[Provided records]:

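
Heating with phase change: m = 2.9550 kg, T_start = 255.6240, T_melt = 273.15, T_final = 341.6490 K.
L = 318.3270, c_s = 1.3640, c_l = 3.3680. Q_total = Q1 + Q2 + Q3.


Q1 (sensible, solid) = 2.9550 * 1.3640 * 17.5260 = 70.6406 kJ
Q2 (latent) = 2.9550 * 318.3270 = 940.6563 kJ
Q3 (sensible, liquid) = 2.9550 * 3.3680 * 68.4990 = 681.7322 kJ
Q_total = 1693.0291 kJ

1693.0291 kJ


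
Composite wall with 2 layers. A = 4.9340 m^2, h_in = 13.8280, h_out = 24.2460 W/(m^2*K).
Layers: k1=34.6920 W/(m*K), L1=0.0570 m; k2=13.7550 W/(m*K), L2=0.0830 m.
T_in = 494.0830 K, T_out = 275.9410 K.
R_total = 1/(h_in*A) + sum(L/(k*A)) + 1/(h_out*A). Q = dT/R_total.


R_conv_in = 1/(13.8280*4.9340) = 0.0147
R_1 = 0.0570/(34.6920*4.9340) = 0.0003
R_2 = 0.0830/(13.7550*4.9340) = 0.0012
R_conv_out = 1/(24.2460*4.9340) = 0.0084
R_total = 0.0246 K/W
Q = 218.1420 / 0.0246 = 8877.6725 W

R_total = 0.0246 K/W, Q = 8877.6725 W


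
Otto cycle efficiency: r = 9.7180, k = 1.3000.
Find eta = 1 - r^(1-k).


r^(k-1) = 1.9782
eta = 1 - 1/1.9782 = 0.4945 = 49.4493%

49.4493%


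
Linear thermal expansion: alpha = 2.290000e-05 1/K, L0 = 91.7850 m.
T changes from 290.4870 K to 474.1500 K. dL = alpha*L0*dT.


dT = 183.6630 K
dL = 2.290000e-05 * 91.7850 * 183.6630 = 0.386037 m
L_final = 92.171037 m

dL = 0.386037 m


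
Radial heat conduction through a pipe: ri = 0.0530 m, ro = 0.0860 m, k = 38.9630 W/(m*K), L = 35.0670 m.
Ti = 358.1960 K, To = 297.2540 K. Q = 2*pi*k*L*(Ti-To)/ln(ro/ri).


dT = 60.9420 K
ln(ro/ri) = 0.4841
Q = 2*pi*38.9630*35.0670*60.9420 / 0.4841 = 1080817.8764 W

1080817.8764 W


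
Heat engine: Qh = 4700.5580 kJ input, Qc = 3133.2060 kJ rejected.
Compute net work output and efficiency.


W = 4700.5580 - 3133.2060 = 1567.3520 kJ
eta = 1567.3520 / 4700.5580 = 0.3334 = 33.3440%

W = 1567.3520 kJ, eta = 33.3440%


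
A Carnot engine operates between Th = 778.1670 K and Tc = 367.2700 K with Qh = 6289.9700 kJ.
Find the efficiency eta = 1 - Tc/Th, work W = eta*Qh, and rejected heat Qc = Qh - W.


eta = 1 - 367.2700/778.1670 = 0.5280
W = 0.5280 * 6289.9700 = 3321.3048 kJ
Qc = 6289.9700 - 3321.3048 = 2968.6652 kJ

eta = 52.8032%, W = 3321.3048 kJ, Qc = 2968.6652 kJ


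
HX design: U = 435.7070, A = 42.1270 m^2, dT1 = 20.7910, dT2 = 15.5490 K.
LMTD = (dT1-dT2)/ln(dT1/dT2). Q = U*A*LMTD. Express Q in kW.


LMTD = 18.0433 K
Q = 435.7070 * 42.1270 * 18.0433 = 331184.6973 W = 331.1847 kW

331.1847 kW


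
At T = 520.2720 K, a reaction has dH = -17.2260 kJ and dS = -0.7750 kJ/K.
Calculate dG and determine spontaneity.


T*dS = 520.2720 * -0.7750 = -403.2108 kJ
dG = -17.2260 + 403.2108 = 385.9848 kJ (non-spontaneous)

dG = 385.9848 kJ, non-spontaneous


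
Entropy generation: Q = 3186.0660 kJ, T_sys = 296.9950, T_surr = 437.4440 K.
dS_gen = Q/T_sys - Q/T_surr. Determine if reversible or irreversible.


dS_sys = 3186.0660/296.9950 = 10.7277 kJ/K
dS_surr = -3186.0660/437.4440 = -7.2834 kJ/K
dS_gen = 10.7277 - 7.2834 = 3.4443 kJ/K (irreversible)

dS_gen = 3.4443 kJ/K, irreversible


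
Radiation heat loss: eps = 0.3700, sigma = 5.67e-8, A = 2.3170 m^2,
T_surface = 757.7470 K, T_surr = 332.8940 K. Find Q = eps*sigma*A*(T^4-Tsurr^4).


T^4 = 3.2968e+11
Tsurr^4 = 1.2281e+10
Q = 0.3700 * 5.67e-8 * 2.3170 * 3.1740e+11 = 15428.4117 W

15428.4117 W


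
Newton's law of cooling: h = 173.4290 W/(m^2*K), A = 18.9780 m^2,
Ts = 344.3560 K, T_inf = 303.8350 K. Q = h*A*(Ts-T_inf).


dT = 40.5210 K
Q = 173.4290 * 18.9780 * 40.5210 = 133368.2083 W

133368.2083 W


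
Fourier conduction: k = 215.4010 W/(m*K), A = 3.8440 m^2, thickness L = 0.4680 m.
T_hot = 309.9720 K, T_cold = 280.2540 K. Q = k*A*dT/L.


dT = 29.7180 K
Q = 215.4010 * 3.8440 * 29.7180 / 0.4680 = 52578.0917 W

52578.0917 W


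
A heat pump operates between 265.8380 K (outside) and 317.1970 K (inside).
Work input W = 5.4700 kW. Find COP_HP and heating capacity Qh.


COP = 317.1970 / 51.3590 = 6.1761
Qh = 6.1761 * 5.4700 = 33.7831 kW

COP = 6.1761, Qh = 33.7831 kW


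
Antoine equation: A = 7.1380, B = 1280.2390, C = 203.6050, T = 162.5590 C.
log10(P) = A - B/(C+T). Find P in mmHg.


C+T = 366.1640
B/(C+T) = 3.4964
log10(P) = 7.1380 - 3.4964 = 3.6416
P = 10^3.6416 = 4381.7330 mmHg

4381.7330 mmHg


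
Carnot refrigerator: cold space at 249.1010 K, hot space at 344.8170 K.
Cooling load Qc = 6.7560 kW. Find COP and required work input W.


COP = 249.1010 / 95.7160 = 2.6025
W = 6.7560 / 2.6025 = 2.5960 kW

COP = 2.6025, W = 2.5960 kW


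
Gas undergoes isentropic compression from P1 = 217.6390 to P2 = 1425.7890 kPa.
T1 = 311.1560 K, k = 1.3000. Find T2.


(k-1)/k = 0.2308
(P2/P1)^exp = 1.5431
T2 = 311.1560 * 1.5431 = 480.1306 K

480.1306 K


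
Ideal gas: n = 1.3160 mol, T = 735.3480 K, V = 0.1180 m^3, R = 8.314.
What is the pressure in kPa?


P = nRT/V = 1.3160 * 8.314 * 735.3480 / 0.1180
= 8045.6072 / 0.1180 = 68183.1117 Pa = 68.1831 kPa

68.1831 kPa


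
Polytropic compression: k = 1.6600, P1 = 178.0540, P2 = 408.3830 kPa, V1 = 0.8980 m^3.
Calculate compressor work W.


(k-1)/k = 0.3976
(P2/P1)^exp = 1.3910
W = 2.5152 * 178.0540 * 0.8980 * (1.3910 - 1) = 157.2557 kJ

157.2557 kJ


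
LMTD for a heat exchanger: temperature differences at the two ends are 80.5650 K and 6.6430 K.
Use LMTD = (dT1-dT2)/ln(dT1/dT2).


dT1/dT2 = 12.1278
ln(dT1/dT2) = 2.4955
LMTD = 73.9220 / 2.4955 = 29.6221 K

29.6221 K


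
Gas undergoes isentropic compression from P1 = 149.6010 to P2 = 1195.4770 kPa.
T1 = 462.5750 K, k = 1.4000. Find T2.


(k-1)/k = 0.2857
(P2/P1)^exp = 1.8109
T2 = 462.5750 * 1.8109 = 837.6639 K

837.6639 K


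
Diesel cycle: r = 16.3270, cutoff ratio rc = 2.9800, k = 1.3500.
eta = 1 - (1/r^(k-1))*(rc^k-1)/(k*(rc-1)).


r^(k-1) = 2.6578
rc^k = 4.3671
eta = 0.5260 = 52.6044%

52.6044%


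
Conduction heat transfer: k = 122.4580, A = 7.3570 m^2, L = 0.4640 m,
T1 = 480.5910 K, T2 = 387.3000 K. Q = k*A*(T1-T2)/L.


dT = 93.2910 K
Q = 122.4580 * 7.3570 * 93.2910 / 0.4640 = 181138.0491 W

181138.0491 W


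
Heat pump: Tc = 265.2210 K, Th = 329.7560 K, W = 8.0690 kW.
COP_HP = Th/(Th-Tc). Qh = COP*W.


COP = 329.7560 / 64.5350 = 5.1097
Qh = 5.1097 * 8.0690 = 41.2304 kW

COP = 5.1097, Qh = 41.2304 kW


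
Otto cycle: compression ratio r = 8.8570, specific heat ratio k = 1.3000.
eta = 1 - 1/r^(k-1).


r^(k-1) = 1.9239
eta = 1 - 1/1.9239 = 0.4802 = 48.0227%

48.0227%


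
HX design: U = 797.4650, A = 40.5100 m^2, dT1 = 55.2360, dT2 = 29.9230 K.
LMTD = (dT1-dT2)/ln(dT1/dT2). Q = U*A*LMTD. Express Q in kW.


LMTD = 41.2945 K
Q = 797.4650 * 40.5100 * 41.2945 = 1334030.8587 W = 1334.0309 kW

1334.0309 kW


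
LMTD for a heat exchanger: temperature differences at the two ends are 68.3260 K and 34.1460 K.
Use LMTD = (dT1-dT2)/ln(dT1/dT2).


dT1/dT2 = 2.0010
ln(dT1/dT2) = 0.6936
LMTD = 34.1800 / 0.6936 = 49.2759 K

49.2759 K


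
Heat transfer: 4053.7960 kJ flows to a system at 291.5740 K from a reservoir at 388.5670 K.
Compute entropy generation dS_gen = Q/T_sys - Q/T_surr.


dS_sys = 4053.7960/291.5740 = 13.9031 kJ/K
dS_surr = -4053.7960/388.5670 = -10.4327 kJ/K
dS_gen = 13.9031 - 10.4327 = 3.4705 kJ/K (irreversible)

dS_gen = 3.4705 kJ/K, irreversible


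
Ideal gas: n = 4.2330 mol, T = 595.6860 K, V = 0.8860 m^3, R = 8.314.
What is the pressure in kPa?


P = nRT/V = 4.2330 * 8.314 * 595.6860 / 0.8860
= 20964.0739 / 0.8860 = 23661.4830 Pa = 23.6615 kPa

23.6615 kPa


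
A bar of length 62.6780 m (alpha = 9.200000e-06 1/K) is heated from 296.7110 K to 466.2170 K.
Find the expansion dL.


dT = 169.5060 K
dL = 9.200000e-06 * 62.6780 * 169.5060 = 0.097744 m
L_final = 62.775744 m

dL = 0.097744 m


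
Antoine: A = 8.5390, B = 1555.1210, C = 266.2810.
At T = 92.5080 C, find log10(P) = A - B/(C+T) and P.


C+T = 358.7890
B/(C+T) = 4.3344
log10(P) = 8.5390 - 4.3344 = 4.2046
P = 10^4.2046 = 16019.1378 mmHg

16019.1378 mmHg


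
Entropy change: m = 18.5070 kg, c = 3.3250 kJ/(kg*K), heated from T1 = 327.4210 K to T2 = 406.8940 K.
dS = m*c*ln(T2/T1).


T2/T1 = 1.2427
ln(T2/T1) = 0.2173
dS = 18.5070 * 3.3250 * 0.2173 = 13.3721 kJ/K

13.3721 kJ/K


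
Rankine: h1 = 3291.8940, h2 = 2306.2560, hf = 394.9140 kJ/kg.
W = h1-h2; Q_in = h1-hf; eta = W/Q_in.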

[Problem description]: Your reply is to repeat, unchanged, the lines above running from the one with "Gas undergoes isentropic compression from P1 = 149.6010" up to and including the one with "and 34.1460 K.".

[Answer for this exercise]:
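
Gas undergoes isentropic compression from P1 = 149.6010 to P2 = 1195.4770 kPa.
T1 = 462.5750 K, k = 1.4000. Find T2.


(k-1)/k = 0.2857
(P2/P1)^exp = 1.8109
T2 = 462.5750 * 1.8109 = 837.6639 K

837.6639 K


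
Diesel cycle: r = 16.3270, cutoff ratio rc = 2.9800, k = 1.3500.
eta = 1 - (1/r^(k-1))*(rc^k-1)/(k*(rc-1)).


r^(k-1) = 2.6578
rc^k = 4.3671
eta = 0.5260 = 52.6044%

52.6044%


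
Conduction heat transfer: k = 122.4580, A = 7.3570 m^2, L = 0.4640 m,
T1 = 480.5910 K, T2 = 387.3000 K. Q = k*A*(T1-T2)/L.


dT = 93.2910 K
Q = 122.4580 * 7.3570 * 93.2910 / 0.4640 = 181138.0491 W

181138.0491 W


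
Heat pump: Tc = 265.2210 K, Th = 329.7560 K, W = 8.0690 kW.
COP_HP = Th/(Th-Tc). Qh = COP*W.


COP = 329.7560 / 64.5350 = 5.1097
Qh = 5.1097 * 8.0690 = 41.2304 kW

COP = 5.1097, Qh = 41.2304 kW


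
Otto cycle: compression ratio r = 8.8570, specific heat ratio k = 1.3000.
eta = 1 - 1/r^(k-1).


r^(k-1) = 1.9239
eta = 1 - 1/1.9239 = 0.4802 = 48.0227%

48.0227%


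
HX design: U = 797.4650, A = 40.5100 m^2, dT1 = 55.2360, dT2 = 29.9230 K.
LMTD = (dT1-dT2)/ln(dT1/dT2). Q = U*A*LMTD. Express Q in kW.


LMTD = 41.2945 K
Q = 797.4650 * 40.5100 * 41.2945 = 1334030.8587 W = 1334.0309 kW

1334.0309 kW


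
LMTD for a heat exchanger: temperature differences at the two ends are 68.3260 K and 34.1460 K.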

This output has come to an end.